- [Problem]: Go to the line below containing "7pm | 8:50pm |" and print exactly from there through the line containing "If one segment", both included. Print nothing else.

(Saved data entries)
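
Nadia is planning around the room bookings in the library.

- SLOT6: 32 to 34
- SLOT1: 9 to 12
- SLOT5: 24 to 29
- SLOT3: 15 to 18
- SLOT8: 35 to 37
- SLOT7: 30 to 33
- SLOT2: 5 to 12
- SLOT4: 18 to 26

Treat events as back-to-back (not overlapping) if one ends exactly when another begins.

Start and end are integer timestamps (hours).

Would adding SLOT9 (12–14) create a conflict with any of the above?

No — it doesn't clash with anything

SLOT2: ends 12 at or before SLOT9 starts 12 → clear.
SLOT1: ends 12 at or before SLOT9 starts 12 → clear.
SLOT3: starts 15 at or after SLOT9 ends 14 → clear.
SLOT4: starts 18 at or after SLOT9 ends 14 → clear.
SLOT5: starts 24 at or after SLOT9 ends 14 → clear.
SLOT7: starts 30 at or after SLOT9 ends 14 → clear.
SLOT6: starts 32 at or after SLOT9 ends 14 → clear.
SLOT8: starts 35 at or after SLOT9 ends 14 → clear.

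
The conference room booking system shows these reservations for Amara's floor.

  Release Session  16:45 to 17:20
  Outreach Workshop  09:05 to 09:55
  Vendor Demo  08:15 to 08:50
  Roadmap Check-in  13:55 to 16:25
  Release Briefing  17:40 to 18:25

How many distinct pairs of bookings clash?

Two intervals overlap when each starts before the other ends.
Sorted by start: Vendor Demo, Outreach Workshop, Roadmap Check-in, Release Session, Release Briefing.
Outreach Workshop starts after Vendor Demo ends — done with Vendor Demo.
Roadmap Check-in starts after Outreach Workshop ends — done with Outreach Workshop.
Release Session starts after Roadmap Check-in ends — done with Roadmap Check-in.
Release Briefing starts after Release Session ends.
No pair overlaps.

0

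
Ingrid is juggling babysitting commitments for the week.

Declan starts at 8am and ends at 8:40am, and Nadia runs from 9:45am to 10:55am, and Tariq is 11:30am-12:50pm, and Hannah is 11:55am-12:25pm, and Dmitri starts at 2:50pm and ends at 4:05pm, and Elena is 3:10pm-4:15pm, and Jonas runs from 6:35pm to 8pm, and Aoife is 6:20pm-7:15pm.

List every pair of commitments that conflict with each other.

Sorted by start: Declan, Nadia, Tariq, Hannah, Dmitri, Elena, Aoife, Jonas.
Nadia starts after Declan ends, so Declan has no further overlaps.
Tariq starts after Nadia ends, so Nadia has no further overlaps.
Hannah starts before Tariq ends → Tariq and Hannah overlap.
Dmitri starts after Tariq ends, so Tariq has no further overlaps.
Dmitri starts after Hannah ends, so Hannah has no further overlaps.
Elena starts before Dmitri ends → Dmitri and Elena overlap.
Aoife starts after Dmitri ends, so Dmitri has no further overlaps.
Aoife starts after Elena ends, so Elena has no further overlaps.
Jonas starts before Aoife ends → Aoife and Jonas overlap.

Aoife & Jonas, Dmitri & Elena, Hannah & Tariq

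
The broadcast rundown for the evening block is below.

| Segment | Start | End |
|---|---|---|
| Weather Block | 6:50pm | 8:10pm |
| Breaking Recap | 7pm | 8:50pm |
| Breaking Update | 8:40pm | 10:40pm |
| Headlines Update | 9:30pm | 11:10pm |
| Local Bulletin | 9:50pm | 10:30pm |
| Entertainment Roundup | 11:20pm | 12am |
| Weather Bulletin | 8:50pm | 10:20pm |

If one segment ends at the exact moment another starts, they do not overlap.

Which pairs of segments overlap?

Sorted by start: Weather Block, Breaking Recap, Breaking Update, Weather Bulletin, Headlines Update, Local Bulletin, Entertainment Roundup.
Breaking Recap starts before Weather Block ends → Weather Block and Breaking Recap overlap.
Breaking Update starts after Weather Block ends, so Weather Block has no further overlaps.
Breaking Update starts before Breaking Recap ends → Breaking Recap and Breaking Update overlap.
Weather Bulletin starts exactly when Breaking Recap ends (back-to-back, no overlap), so Breaking Recap has no further overlaps.
Weather Bulletin starts before Breaking Update ends → Breaking Update and Weather Bulletin overlap.
Headlines Update starts before Breaking Update ends → Breaking Update and Headlines Update overlap.
Local Bulletin starts before Breaking Update ends → Breaking Update and Local Bulletin overlap.
Entertainment Roundup starts after Breaking Update ends.
Headlines Update starts before Weather Bulletin ends → Weather Bulletin and Headlines Update overlap.
Local Bulletin starts before Weather Bulletin ends → Weather Bulletin and Local Bulletin overlap.
Entertainment Roundup starts after Weather Bulletin ends.
Local Bulletin starts before Headlines Update ends → Headlines Update and Local Bulletin overlap.
Entertainment Roundup starts after Headlines Update ends.
Entertainment Roundup starts after Local Bulletin ends.

Breaking Recap & Breaking Update, Breaking Recap & Weather Block, Breaking Update & Headlines Update, Breaking Update & Local Bulletin, Breaking Update & Weather Bulletin, Headlines Update & Local Bulletin, Headlines Update & Weather Bulletin, Local Bulletin & Weather Bulletin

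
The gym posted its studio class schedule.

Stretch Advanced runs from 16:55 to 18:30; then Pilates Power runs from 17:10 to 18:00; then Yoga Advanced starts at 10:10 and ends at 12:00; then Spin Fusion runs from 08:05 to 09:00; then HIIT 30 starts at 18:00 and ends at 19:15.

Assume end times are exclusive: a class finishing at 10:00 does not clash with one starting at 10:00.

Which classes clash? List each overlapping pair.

Two intervals overlap when each starts before the other ends.
Sorted by start: Spin Fusion, Yoga Advanced, Stretch Advanced, Pilates Power, HIIT 30.
Yoga Advanced starts after Spin Fusion ends — done with Spin Fusion.
Stretch Advanced starts after Yoga Advanced ends — done with Yoga Advanced.
Pilates Power starts before Stretch Advanced ends → Stretch Advanced and Pilates Power overlap.
HIIT 30 starts before Stretch Advanced ends → Stretch Advanced and HIIT 30 overlap.
HIIT 30 starts exactly when Pilates Power ends (back-to-back, no overlap).

HIIT 30 & Stretch Advanced, Pilates Power & Stretch Advanced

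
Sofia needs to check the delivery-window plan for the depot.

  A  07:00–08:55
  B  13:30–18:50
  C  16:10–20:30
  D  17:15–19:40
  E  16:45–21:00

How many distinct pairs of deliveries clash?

Check each pair: they overlap iff neither finishes before the other starts.
Sorted by start: A, B, C, E, D.
B starts after A ends, so A has no further overlaps.
C starts before B ends → B and C overlap.
E starts before B ends → B and E overlap.
D starts before B ends → B and D overlap.
E starts before C ends → C and E overlap.
D starts before C ends → C and D overlap.
D starts before E ends → E and D overlap.
Overlapping pairs: B & C, B & D, B & E, C & D, C & E, D & E — 6 in total.

6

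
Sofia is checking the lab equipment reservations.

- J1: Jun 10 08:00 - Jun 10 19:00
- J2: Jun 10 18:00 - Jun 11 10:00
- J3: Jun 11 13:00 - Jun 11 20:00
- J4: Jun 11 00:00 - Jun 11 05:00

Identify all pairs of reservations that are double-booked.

Sorted by start: J1, J2, J4, J3.
J2 starts before J1 ends → J1 and J2 overlap.
J4 starts after J1 ends; J1 is clear from here.
J4 starts before J2 ends → J2 and J4 overlap.
J3 starts after J2 ends.
J3 starts after J4 ends.

J1 & J2, J2 & J4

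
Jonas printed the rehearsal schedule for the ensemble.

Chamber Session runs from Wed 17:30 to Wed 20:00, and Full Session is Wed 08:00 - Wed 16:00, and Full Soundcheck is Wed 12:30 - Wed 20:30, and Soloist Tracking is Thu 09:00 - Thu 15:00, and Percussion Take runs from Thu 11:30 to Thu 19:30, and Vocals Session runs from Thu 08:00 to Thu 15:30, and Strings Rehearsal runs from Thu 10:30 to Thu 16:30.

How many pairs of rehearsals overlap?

Sorted by start: Full Session, Full Soundcheck, Chamber Session, Vocals Session, Soloist Tracking, Strings Rehearsal, Percussion Take.
Full Soundcheck starts before Full Session ends → Full Session and Full Soundcheck overlap.
Chamber Session starts after Full Session ends; Full Session is clear from here.
Chamber Session starts before Full Soundcheck ends → Full Soundcheck and Chamber Session overlap.
Vocals Session starts after Full Soundcheck ends; Full Soundcheck is clear from here.
Vocals Session starts after Chamber Session ends; Chamber Session is clear from here.
Soloist Tracking starts before Vocals Session ends → Vocals Session and Soloist Tracking overlap.
Strings Rehearsal starts before Vocals Session ends → Vocals Session and Strings Rehearsal overlap.
Percussion Take starts before Vocals Session ends → Vocals Session and Percussion Take overlap.
Strings Rehearsal starts before Soloist Tracking ends → Soloist Tracking and Strings Rehearsal overlap.
Percussion Take starts before Soloist Tracking ends → Soloist Tracking and Percussion Take overlap.
Percussion Take starts before Strings Rehearsal ends → Strings Rehearsal and Percussion Take overlap.
Overlapping pairs: Chamber Session & Full Soundcheck, Full Session & Full Soundcheck, Percussion Take & Soloist Tracking, Percussion Take & Strings Rehearsal, Percussion Take & Vocals Session, Soloist Tracking & Strings Rehearsal, Soloist Tracking & Vocals Session, Strings Rehearsal & Vocals Session — 8 in total.

8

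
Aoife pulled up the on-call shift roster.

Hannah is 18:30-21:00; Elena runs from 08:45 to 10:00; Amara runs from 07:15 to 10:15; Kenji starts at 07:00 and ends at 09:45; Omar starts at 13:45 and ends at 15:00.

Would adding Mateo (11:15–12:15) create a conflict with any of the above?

No — it doesn't clash with anything

Kenji: ends 09:45 at or before Mateo starts 11:15 → clear.
Amara: ends 10:15 at or before Mateo starts 11:15 → clear.
Elena: ends 10:00 at or before Mateo starts 11:15 → clear.
Omar: starts 13:45 at or after Mateo ends 12:15 → clear.
Hannah: starts 18:30 at or after Mateo ends 12:15 → clear.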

- [Solution for this task]:
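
| Breaking Recap | 7pm | 8:50pm |
| Breaking Update | 8:40pm | 10:40pm |
| Headlines Update | 9:30pm | 11:10pm |
| Local Bulletin | 9:50pm | 10:30pm |
| Entertainment Roundup | 11:20pm | 12am |
| Weather Bulletin | 8:50pm | 10:20pm |

If one segment ends at the exact moment another starts, they do not overlap.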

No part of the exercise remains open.